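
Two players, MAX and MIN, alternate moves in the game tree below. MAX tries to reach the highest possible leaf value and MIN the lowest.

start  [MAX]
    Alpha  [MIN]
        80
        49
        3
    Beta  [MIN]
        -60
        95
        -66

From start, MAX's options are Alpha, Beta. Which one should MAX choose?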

- - - - -

All of the data above must be set down again exactly.

§ Worked solution:
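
Two players, MAX and MIN, alternate moves in the game tree below. MAX tries to reach the highest possible leaf value and MIN the lowest.

start  [MAX]
    Alpha  [MIN]
        80
        49
        3
    Beta  [MIN]
        -60
        95
        -66

From start, MAX's options are Alpha, Beta. Which one should MAX choose?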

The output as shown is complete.